[Stored items from a collection]
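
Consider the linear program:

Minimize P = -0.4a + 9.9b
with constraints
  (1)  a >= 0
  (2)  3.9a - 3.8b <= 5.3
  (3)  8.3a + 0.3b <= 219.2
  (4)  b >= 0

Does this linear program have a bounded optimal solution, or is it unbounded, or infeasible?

bounded optimum

Vertices and P = -0.4a + 9.9b:
  (0, 2192/3) → P = 7233.6
  (0, 0) → P = 0
  (83455/3271, 81089/3271) → P = 7693991/32710
  (53/39, 0) → P = -106/195
The feasible region has finitely many vertices and no improving ray; the minimum is -106/195 at (53/39, 0).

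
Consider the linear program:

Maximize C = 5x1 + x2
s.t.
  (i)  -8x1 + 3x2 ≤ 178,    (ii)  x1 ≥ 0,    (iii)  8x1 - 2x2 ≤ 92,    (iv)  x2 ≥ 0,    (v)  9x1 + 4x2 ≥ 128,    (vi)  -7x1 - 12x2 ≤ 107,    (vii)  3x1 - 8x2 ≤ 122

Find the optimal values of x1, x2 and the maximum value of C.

x1 = 79, x2 = 270, maximum C = 665

Feasible corners and C = 5x1 + x2:
  (0, 178/3) → C = 178/3
  (79, 270) → C = 665
  (0, 32) → C = 32
  (312/25, 98/25) → C = 1658/25

The optimum lies where -8x1 + 3x2 = 178 and 8x1 - 2x2 = 92.
Solving simultaneously gives x1 = 79, x2 = 270.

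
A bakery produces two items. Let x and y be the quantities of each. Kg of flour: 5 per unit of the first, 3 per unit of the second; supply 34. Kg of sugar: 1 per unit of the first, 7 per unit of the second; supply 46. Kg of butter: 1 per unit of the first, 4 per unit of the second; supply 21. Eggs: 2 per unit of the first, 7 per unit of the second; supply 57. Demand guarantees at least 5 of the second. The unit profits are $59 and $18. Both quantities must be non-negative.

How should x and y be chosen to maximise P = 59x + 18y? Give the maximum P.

Feasible corners and P = 59x + 18y:
  (0, 21/4) → P = 189/2
  (0, 5) → P = 90
  (1, 5) → P = 149

x = 1, y = 5, maximum P = 149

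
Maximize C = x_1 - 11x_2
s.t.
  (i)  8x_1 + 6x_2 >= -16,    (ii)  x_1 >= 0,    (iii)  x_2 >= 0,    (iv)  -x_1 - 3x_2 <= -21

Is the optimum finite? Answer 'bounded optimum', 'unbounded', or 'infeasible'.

unbounded

From the feasible point (0, 7), moving in the direction (1, 0) keeps every constraint satisfied while C increases without bound.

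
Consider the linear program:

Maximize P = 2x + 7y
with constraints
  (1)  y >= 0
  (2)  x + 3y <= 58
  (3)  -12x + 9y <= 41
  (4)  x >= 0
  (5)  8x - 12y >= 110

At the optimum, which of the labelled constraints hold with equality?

Vertices and P = 2x + 7y:
  (58, 0) → P = 116
  (55/4, 0) → P = 55/2
  (57/2, 59/6) → P = 755/6

The maximum is at (57/2, 59/6). Substituting into each constraint, equality holds for (2) and (5); the remaining constraints have slack.

(2) and (5)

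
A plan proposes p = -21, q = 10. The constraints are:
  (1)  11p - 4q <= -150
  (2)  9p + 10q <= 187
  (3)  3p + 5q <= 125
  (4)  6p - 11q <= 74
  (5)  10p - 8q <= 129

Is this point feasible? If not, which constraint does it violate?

(1): -271 ≤ -150 ✓
(2): -89 ≤ 187 ✓
(3): -13 ≤ 125 ✓
(4): -236 ≤ 74 ✓
(5): -290 ≤ 129 ✓

feasible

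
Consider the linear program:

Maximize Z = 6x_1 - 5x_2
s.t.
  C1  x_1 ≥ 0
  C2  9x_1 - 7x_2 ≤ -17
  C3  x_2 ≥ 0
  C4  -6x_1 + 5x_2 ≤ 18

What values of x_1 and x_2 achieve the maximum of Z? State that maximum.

Vertices and Z = 6x_1 - 5x_2:
  (0, 17/7) → Z = -85/7
  (0, 18/5) → Z = -18
  (41/3, 20) → Z = -18

The binding constraints are x_1 = 0 and 9x_1 - 7x_2 = -17.
Solving simultaneously gives x_1 = 0, x_2 = 17/7.

x_1 = 0, x_2 = 17/7, maximum Z = -85/7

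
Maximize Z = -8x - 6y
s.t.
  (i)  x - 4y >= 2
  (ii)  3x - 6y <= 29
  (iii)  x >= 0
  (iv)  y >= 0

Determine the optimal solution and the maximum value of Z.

x = 2, y = 0, maximum Z = -16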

§ **Directions for this task**
Give the exact lines, and only those, from the line containing "- 11q <= 74" through the line containing "-6x_1 + 5x_2 ≤ 18" in the entries above.

§ **Exercise result**
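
  (4)  6p - 11q <= 74
  (5)  10p - 8q <= 129

Is this point feasible? If not, which constraint does it violate?

(1): -271 ≤ -150 ✓
(2): -89 ≤ 187 ✓
(3): -13 ≤ 125 ✓
(4): -236 ≤ 74 ✓
(5): -290 ≤ 129 ✓

feasible

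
Consider the linear program:

Maximize Z = 6x_1 - 5x_2
s.t.
  C1  x_1 ≥ 0
  C2  9x_1 - 7x_2 ≤ -17
  C3  x_2 ≥ 0
  C4  -6x_1 + 5x_2 ≤ 18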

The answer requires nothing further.